- EXERCISE BRIEF
The range to reproduce runs from the line containing "Give the range" through the last line of the listing below; give exactly those lines and no others.

- EXTRACTED INFORMATION
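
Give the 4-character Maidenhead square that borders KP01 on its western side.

JP91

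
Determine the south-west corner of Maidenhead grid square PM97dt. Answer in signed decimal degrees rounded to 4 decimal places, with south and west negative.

Field P=15, M=12: +15·20° lon, +12·10° lat → SW at lon 120°, lat 30°.
Square 9, 7: +9·2° lon, +7·1° lat → SW at lon 138°, lat 37°.
Subsquare d=3, t=19: +3·0.0833333° lon, +19·0.0416667° lat → SW at lon 138.25°, lat 37.7917°.
latitude 37.7917, longitude 138.2500.

37.7917, 138.2500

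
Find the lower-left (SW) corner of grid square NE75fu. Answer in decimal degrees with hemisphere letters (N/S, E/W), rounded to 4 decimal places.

44.1667° S, 94.4167° E

Field N=13, E=4: +13·20° lon, +4·10° lat → SW at lon 80°, lat -50°.
Square 7, 5: +7·2° lon, +5·1° lat → SW at lon 94°, lat -45°.
Subsquare f=5, u=20: +5·0.0833333° lon, +20·0.0416667° lat → SW at lon 94.4167°, lat -44.1667°.
latitude 44.1667° S, longitude 94.4167° E.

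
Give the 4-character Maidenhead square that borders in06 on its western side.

HN96

Longitude square 0; −1 → -1, wraps to 9, carry into field.
Longitude field I = 8; −1 → 7 = H.
The latitude characters are unchanged.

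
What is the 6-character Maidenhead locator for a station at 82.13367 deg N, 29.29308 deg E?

Add 180° to longitude and 90° to latitude: 209.2931, 172.1337.
Field: lon ⌊209.2931/20⌋ = 10 → K; lat ⌊172.1337/10⌋ = 17 → R.
Square: lon ⌊9.2931/2⌋ = 4; lat ⌊2.1337/1⌋ = 2.
Subsquare: lon ⌊1.2931/0.0833333⌋ = 15 → p; lat ⌊0.1337/0.0416667⌋ = 3 → d.

KR42pd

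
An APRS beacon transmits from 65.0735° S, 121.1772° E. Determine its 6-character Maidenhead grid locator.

Offset from 180°W / 90°S: lon 301.1772°, lat 24.9265°.
Field: 301.1772/20 → 15 → P, 24.9265/10 → 2 → C; chars PC.
Square: 1.1772/2 → 0, 4.9265/1 → 4; chars 04.
Subsquare: 1.1772/0.0833333 → 14 → o, 0.9265/0.0416667 → 22 → w; chars ow.

PC04ow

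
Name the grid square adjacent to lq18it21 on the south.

Latitude extended square 1; −1 → 0.
The longitude characters are unchanged.

LQ18it20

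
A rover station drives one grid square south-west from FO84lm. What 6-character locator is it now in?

FO84kl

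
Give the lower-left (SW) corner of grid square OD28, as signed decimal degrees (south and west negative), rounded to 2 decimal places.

Field O=14, D=3: +14·20° lon, +3·10° lat → SW at lon 100°, lat -60°.
Square 2, 8: +2·2° lon, +8·1° lat → SW at lon 104°, lat -52°.
latitude -52.00, longitude 104.00.

-52.00, 104.00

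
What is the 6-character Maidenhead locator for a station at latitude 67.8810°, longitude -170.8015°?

AP47ov

Add 180° to longitude and 90° to latitude: 9.1985, 157.8810.
Field (20°×10°, letters A–R): lon ⌊9.1985/20⌋ = 0 → A; lat ⌊157.8810/10⌋ = 15 → P.
Square (2°×1°, digits 0–9): lon ⌊9.1985/2⌋ = 4; lat ⌊7.8810/1⌋ = 7.
Subsquare (5′×2.5′, letters a–x): lon ⌊1.1985/0.0833333⌋ = 14 → o; lat ⌊0.8810/0.0416667⌋ = 21 → v.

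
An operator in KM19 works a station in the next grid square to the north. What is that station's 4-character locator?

KN10

Latitude square 9; +1 → 10, wraps to 0, carry into field.
Latitude field M = 12; +1 → 13 = N.
The longitude characters are unchanged.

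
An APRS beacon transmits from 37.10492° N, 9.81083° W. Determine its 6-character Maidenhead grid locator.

Offset from 180°W / 90°S: lon 170.1892°, lat 127.1049°.
Field: lon ⌊170.1892/20⌋ = 8 → I; lat ⌊127.1049/10⌋ = 12 → M.
Square: lon ⌊10.1892/2⌋ = 5; lat ⌊7.1049/1⌋ = 7.
Subsquare: lon ⌊0.1892/0.0833333⌋ = 2 → c; lat ⌊0.1049/0.0416667⌋ = 2 → c.

IM57cc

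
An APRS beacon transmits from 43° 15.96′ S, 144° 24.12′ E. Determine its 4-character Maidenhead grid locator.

Offset from 180°W / 90°S: lon 324.40°, lat 46.73°.
Field: 324.40/20 → 16 → Q, 46.73/10 → 4 → E; chars QE.
Square: 4.40/2 → 2, 6.73/1 → 6; chars 26.

QE26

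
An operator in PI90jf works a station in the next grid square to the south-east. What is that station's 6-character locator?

PI90ke

Longitude subsquare j = 9; +1 → 10 = k.
Latitude subsquare f = 5; −1 → 4 = e.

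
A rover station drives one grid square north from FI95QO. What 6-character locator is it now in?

Latitude subsquare o = 14; +1 → 15 = p.
The longitude characters are unchanged.

FI95qp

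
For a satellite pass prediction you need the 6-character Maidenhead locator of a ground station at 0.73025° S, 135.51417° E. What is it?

PI79sg

Offset from 180°W / 90°S: lon 315.5142°, lat 89.2698°.
Field: lon ⌊315.5142/20⌋ = 15 → P; lat ⌊89.2698/10⌋ = 8 → I.
Square: lon ⌊15.5142/2⌋ = 7; lat ⌊9.2698/1⌋ = 9.
Subsquare: lon ⌊1.5142/0.0833333⌋ = 18 → s; lat ⌊0.2698/0.0416667⌋ = 6 → g.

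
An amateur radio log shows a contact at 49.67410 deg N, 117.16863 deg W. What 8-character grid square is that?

Offset from 180°W / 90°S: lon 62.83137°, lat 139.67410°.
Field: lon ⌊62.83137/20⌋ = 3 → D; lat ⌊139.67410/10⌋ = 13 → N.
Square: lon ⌊2.83137/2⌋ = 1; lat ⌊9.67410/1⌋ = 9.
Subsquare: lon ⌊0.83137/0.0833333⌋ = 9 → j; lat ⌊0.67410/0.0416667⌋ = 16 → q.
Extended square: lon ⌊0.08137/0.00833333⌋ = 9; lat ⌊0.00743/0.00416667⌋ = 1.

DN19jq91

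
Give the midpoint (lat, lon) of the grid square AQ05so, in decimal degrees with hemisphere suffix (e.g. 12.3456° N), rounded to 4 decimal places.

Field A=0, Q=16: +0·20° lon, +16·10° lat → SW at lon -180°, lat 70°.
Square 0, 5: +0·2° lon, +5·1° lat → SW at lon -180°, lat 75°.
Subsquare s=18, o=14: +18·0.0833333° lon, +14·0.0416667° lat → SW at lon -178.5°, lat 75.5833°.
Cell spans 0.0833333° lon × 0.0416667° lat. Centre is SW corner plus half of each.
latitude 75.6042° N, longitude 178.4583° W.

75.6042° N, 178.4583° W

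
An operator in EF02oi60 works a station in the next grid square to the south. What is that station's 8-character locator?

EF02oh69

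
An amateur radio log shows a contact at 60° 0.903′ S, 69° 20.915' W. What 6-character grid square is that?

FC59hx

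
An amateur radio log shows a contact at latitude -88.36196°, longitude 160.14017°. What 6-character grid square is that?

RA01bp

Offset from 180°W / 90°S: lon 340.1402°, lat 1.6380°.
Field: lon ⌊340.1402/20⌋ = 17 → R; lat ⌊1.6380/10⌋ = 0 → A.
Square: lon ⌊0.1402/2⌋ = 0; lat ⌊1.6380/1⌋ = 1.
Subsquare: lon ⌊0.1402/0.0833333⌋ = 1 → b; lat ⌊0.6380/0.0416667⌋ = 15 → p.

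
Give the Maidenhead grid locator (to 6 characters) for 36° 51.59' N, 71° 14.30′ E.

MM56ou

Offset from 180°W / 90°S: lon 251.2383°, lat 126.8598°.
Field (20°×10°, letters A–R): lon ⌊251.2383/20⌋ = 12 → M; lat ⌊126.8598/10⌋ = 12 → M.
Square (2°×1°, digits 0–9): lon ⌊11.2383/2⌋ = 5; lat ⌊6.8598/1⌋ = 6.
Subsquare (5′×2.5′, letters a–x): lon ⌊1.2383/0.0833333⌋ = 14 → o; lat ⌊0.8598/0.0416667⌋ = 20 → u.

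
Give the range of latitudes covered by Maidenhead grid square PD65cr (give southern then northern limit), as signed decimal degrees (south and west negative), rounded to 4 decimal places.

-54.2917, -54.2500

Field P=15, D=3: +15·20° lon, +3·10° lat → SW at lon 120°, lat -60°.
Square 6, 5: +6·2° lon, +5·1° lat → SW at lon 132°, lat -55°.
Subsquare c=2, r=17: +2·0.0833333° lon, +17·0.0416667° lat → SW at lon 132.167°, lat -54.2917°.
Cell spans 0.0833333° lon × 0.0416667° lat.
south -54.2917, north -54.2500.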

- ANSWER SECTION
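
Give the range of latitudes covered by Maidenhead grid square PD65cr (give southern then northern limit), as signed decimal degrees (south and west negative), rounded to 4 decimal places.

-54.2917, -54.2500

Field P=15, D=3: +15·20° lon, +3·10° lat → SW at lon 120°, lat -60°.
Square 6, 5: +6·2° lon, +5·1° lat → SW at lon 132°, lat -55°.
Subsquare c=2, r=17: +2·0.0833333° lon, +17·0.0416667° lat → SW at lon 132.167°, lat -54.2917°.
Cell spans 0.0833333° lon × 0.0416667° lat.
south -54.2917, north -54.2500.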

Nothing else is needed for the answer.